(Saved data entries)
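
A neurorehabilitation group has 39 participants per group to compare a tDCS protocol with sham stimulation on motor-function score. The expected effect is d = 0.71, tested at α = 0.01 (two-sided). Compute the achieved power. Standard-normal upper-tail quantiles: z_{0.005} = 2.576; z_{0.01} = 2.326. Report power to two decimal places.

For two equal groups, power = Φ(d·√(n/2) − z_{α/2}).
d·√(n/2) = 0.71 × √(39/2) = 0.71 × 4.416 = 3.135.
z_β = 3.135 − 2.576 = 0.559.
Power = Φ(0.559) = 0.712.

power ≈ 0.71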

What the task asks | Each record above must be transcribed exactly, and none may be skipped.

Answer area |
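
A neurorehabilitation group has 39 participants per group to compare a tDCS protocol with sham stimulation on motor-function score. The expected effect is d = 0.71, tested at α = 0.01 (two-sided). Compute the achieved power. Standard-normal upper-tail quantiles: z_{0.005} = 2.576; z_{0.01} = 2.326. Report power to two decimal places.

For two equal groups, power = Φ(d·√(n/2) − z_{α/2}).
d·√(n/2) = 0.71 × √(39/2) = 0.71 × 4.416 = 3.135.
z_β = 3.135 − 2.576 = 0.559.
Power = Φ(0.559) = 0.712.

power ≈ 0.71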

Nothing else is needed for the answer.